### REQUIRED WORK
Whenever a line in the material below includes "Current", copy that line.
##### SUPPLIED INFORMATION
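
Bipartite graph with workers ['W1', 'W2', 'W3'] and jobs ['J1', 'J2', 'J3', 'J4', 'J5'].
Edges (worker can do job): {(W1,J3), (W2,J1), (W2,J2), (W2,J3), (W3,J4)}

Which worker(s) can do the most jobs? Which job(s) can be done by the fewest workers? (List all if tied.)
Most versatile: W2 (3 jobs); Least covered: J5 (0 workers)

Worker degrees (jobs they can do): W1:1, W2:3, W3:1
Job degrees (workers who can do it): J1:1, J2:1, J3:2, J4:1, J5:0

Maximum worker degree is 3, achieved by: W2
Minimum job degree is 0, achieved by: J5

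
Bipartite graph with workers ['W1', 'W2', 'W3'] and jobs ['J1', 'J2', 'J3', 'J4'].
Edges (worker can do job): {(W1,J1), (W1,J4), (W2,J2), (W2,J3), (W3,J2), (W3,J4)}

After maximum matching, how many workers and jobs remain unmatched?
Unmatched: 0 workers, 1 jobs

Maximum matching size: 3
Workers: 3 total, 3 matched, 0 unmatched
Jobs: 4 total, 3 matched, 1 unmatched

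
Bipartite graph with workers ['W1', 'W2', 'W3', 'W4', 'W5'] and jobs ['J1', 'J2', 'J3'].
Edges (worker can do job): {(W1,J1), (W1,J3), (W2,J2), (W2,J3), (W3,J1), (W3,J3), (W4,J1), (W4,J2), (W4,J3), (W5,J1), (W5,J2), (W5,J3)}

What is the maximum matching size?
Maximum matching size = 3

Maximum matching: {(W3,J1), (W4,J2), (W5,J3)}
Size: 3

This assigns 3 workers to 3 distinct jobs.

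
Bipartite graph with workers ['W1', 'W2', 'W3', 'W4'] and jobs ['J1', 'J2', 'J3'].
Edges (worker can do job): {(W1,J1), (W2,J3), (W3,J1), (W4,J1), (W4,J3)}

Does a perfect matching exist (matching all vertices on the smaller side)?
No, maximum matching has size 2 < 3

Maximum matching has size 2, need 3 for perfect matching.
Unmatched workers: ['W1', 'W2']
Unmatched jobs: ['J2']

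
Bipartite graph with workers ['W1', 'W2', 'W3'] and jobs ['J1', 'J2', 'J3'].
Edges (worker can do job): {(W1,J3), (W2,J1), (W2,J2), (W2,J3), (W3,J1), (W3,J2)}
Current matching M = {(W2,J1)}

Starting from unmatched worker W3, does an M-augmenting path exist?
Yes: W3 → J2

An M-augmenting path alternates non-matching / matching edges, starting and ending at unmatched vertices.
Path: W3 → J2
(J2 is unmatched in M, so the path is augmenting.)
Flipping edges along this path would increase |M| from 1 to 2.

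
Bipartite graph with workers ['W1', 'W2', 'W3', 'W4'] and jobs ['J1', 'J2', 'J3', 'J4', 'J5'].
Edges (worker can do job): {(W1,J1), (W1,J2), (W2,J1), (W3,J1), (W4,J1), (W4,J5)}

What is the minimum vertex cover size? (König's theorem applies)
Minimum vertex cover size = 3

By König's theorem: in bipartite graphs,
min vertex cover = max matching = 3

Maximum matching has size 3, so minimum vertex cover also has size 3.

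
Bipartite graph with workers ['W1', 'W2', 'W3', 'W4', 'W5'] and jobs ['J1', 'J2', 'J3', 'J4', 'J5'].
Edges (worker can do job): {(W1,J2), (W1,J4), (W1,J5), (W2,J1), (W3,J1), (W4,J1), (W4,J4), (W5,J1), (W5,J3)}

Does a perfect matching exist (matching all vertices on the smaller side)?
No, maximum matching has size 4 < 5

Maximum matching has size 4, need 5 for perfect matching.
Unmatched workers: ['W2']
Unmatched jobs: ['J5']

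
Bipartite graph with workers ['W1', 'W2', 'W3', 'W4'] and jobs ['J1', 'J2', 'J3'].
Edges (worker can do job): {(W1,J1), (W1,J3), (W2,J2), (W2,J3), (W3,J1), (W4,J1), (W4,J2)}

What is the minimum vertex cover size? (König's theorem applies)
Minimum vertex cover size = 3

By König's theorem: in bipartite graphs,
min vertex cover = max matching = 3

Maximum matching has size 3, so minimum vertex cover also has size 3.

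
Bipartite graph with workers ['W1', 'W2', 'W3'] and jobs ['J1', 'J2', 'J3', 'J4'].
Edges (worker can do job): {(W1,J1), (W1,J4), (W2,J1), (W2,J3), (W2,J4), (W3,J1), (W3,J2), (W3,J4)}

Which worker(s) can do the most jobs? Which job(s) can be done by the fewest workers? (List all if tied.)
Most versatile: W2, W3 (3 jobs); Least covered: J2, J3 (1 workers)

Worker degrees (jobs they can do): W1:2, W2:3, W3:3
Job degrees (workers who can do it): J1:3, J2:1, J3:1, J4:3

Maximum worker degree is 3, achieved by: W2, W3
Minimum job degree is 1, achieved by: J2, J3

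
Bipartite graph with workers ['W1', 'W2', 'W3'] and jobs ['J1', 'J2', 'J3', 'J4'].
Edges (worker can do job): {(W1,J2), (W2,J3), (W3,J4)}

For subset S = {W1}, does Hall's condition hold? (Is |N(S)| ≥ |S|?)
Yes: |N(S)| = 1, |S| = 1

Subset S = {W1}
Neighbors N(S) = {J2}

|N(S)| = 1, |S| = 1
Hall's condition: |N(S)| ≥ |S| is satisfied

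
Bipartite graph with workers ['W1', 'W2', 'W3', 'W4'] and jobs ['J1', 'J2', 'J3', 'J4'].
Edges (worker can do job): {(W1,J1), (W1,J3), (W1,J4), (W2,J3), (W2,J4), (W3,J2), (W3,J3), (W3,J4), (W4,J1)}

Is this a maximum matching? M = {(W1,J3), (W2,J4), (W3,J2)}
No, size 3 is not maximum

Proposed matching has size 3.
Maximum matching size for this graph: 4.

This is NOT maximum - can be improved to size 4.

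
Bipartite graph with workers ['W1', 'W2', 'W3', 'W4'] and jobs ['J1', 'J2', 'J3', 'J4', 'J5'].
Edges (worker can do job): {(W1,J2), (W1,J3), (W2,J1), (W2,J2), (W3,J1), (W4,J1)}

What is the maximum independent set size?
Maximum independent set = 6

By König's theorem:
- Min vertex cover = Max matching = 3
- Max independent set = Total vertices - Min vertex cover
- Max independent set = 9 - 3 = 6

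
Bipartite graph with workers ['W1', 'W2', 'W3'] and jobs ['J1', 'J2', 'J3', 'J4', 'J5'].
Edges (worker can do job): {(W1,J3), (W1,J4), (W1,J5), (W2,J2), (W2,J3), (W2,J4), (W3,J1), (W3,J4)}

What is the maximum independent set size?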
##########
##### SUPPLIED INFORMATION
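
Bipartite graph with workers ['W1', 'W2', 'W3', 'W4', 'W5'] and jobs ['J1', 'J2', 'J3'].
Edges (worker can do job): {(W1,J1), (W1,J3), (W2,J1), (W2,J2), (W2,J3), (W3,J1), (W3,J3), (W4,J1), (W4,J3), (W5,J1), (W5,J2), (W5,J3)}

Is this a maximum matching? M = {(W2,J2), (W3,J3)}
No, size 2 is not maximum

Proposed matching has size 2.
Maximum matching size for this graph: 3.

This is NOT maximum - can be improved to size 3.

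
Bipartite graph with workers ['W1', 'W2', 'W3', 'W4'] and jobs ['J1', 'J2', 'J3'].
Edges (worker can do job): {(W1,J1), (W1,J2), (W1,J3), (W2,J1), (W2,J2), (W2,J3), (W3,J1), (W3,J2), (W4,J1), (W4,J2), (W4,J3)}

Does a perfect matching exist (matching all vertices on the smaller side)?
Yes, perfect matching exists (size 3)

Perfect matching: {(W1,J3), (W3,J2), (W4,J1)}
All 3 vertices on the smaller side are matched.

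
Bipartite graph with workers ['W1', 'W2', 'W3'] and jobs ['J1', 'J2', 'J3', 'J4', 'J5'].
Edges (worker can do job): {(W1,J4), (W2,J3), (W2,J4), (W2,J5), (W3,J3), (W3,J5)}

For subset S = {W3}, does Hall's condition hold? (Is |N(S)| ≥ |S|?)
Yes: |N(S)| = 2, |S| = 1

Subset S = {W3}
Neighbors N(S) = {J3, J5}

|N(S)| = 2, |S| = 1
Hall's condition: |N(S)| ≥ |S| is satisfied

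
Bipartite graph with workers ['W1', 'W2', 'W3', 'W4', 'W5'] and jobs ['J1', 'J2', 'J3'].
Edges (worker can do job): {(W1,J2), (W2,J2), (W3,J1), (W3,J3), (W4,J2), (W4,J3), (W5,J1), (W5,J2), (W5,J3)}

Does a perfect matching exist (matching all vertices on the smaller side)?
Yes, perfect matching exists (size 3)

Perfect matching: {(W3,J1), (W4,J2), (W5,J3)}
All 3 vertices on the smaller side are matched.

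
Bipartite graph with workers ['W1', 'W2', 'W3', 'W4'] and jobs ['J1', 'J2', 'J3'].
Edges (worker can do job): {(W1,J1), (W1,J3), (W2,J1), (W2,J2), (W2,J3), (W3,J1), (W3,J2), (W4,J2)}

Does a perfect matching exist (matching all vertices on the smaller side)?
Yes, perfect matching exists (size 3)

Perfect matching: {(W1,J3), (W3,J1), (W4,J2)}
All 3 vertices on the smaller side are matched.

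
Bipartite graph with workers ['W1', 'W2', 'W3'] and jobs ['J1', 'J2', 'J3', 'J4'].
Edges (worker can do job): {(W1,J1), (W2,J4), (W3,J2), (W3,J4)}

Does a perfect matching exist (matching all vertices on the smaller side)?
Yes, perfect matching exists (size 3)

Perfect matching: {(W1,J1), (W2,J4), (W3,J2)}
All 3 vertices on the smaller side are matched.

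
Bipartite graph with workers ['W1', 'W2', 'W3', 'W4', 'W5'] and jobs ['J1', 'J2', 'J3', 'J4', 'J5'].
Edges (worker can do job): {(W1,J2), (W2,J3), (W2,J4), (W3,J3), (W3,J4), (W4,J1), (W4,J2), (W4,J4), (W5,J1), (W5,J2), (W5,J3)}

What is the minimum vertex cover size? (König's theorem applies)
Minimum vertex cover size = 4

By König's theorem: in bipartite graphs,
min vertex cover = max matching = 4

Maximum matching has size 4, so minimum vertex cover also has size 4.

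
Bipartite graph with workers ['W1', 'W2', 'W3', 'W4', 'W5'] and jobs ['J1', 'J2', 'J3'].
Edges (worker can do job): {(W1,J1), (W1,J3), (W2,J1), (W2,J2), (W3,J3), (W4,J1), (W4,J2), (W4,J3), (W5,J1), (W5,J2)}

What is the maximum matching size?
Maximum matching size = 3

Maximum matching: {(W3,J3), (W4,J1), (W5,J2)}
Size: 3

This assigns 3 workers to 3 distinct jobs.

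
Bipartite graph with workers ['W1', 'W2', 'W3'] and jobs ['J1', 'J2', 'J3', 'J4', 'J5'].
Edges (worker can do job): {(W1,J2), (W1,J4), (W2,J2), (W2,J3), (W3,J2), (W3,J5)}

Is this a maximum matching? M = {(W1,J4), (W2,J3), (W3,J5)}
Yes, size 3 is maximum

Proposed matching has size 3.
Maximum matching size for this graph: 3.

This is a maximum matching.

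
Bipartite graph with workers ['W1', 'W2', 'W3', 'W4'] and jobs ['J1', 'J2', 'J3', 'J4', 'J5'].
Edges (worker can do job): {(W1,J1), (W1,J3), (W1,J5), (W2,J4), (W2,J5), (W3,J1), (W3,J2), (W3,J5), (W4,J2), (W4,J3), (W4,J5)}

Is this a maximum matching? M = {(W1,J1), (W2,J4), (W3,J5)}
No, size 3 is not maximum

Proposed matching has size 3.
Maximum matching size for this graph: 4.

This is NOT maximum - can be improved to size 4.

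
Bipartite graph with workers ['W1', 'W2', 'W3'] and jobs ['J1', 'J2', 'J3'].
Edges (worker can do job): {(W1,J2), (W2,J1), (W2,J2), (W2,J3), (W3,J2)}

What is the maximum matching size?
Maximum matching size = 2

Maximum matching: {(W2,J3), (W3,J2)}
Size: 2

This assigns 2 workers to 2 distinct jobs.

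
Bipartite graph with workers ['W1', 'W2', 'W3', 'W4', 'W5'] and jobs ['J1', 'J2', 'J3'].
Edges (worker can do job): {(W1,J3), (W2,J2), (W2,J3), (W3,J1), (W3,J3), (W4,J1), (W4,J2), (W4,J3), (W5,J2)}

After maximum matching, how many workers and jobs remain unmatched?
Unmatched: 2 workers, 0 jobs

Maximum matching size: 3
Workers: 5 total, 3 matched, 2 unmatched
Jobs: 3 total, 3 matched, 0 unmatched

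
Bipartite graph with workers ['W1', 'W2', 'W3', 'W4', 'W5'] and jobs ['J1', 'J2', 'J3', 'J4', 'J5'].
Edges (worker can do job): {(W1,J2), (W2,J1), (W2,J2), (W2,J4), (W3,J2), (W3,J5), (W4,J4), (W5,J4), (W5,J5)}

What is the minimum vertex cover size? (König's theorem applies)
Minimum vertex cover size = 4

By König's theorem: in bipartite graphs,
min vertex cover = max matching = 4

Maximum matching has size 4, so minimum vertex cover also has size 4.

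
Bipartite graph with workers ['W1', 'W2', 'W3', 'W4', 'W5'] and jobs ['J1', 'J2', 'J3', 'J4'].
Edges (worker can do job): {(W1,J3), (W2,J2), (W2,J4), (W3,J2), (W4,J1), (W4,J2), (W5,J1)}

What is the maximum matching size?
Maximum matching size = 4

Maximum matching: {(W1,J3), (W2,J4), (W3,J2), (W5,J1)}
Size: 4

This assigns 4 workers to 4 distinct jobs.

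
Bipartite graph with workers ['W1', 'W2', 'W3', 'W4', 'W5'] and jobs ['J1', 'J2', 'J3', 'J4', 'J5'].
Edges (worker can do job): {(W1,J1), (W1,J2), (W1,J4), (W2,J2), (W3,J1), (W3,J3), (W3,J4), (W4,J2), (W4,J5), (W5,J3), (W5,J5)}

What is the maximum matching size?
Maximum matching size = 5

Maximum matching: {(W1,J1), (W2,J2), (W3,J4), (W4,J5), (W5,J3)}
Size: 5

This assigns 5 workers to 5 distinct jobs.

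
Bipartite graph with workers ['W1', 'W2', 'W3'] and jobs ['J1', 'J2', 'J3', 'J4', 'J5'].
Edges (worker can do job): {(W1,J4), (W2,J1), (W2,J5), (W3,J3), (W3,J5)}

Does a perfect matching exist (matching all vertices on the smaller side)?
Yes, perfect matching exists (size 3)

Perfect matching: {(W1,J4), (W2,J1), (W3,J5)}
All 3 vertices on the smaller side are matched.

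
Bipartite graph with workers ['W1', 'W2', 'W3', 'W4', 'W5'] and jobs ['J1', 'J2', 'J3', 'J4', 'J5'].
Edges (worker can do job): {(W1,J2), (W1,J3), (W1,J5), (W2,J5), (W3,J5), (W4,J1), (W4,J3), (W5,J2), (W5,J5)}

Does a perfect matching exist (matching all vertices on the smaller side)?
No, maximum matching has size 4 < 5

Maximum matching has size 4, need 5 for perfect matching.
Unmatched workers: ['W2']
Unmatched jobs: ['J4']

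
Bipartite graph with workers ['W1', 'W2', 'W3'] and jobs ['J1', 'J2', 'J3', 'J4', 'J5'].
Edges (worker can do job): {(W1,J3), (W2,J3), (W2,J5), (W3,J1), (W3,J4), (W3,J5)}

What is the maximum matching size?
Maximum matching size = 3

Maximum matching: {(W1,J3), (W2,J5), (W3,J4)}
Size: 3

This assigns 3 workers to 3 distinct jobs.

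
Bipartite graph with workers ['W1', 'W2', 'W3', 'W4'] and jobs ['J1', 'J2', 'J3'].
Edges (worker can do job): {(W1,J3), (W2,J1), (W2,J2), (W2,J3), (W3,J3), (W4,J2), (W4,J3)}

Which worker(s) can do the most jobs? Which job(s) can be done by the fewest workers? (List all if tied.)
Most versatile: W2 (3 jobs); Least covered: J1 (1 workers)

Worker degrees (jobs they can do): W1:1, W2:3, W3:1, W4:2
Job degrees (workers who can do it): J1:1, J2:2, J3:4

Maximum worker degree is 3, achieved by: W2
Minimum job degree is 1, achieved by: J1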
##########
##### SUPPLIED INFORMATION
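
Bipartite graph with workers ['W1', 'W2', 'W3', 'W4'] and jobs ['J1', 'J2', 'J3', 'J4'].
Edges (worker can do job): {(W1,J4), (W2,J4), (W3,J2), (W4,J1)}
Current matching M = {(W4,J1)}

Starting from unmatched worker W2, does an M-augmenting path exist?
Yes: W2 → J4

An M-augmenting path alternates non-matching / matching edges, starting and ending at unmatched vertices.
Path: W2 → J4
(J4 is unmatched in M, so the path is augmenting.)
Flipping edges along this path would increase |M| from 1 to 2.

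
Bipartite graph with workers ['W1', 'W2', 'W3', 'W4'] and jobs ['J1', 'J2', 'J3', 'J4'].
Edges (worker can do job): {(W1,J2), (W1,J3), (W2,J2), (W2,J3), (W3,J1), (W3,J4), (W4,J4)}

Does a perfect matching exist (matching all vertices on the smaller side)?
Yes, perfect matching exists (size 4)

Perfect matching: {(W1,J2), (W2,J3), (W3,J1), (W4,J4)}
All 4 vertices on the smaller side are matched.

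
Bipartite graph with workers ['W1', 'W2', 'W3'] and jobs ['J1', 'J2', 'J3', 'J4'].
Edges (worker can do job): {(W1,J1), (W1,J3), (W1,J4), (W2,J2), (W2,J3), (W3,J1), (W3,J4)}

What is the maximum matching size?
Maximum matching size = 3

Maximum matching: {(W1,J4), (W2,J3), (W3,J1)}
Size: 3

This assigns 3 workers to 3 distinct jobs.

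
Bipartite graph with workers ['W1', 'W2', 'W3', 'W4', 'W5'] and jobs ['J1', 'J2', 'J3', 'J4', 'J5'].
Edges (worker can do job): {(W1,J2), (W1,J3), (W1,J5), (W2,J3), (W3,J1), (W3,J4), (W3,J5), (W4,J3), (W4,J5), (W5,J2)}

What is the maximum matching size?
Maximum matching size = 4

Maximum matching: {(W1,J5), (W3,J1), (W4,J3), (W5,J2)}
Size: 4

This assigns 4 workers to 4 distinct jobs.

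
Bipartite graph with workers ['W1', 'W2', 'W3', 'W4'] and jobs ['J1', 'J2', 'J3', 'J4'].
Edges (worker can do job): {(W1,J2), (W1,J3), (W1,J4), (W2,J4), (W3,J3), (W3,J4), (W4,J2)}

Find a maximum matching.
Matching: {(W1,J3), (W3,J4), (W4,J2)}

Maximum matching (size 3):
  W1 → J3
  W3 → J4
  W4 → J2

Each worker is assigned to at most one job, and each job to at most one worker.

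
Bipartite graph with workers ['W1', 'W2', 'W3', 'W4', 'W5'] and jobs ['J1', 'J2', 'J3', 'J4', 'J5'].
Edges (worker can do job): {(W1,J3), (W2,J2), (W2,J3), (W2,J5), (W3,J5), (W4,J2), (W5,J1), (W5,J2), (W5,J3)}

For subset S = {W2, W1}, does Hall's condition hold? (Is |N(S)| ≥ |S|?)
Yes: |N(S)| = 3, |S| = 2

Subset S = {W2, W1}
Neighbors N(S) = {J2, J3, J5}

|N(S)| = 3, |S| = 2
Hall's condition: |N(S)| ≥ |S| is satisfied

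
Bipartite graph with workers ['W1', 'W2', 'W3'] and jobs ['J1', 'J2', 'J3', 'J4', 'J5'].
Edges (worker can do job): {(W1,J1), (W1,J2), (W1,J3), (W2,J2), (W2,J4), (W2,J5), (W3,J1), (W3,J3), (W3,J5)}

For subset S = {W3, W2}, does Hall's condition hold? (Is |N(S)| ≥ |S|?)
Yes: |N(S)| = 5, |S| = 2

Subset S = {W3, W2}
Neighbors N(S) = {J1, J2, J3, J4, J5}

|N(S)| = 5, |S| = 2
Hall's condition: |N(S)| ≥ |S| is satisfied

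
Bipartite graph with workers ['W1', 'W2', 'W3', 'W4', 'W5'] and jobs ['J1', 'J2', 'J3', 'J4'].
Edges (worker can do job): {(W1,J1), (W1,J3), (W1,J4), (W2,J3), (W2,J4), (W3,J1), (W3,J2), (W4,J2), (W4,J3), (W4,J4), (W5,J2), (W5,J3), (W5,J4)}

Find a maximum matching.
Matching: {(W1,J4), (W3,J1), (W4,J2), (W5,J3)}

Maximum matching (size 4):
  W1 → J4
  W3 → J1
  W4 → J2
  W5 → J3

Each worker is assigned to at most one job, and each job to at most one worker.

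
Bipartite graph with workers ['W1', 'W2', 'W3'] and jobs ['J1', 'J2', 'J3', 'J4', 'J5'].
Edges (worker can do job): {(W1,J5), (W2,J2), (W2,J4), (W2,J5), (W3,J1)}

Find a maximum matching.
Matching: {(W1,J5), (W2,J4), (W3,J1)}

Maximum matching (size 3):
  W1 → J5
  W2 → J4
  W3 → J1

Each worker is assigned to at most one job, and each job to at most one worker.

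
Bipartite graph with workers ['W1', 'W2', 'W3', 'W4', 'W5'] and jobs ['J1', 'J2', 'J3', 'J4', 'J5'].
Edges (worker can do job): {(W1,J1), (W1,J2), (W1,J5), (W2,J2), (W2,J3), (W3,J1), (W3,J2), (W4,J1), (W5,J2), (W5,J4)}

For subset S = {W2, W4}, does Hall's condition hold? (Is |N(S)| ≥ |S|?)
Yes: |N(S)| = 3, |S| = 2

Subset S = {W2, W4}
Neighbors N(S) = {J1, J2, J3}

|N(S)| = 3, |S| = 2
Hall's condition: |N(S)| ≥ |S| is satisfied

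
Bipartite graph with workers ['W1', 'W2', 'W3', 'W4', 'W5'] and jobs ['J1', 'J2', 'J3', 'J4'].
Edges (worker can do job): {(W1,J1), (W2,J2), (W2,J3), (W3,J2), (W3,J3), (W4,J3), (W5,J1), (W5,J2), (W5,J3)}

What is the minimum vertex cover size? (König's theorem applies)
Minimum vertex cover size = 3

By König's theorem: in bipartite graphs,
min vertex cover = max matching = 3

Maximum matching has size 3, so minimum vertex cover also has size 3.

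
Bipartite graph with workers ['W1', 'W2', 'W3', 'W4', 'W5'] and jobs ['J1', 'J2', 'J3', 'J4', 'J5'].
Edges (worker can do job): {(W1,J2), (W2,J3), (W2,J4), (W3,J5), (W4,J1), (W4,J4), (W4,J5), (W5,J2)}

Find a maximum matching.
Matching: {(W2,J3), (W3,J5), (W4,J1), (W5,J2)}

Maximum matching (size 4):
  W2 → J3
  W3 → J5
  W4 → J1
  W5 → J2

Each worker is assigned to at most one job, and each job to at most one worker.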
##########
### ANSWER FOR THE TASK
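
Current matching M = {(W2,J1)}
Current matching M = {(W4,J1)}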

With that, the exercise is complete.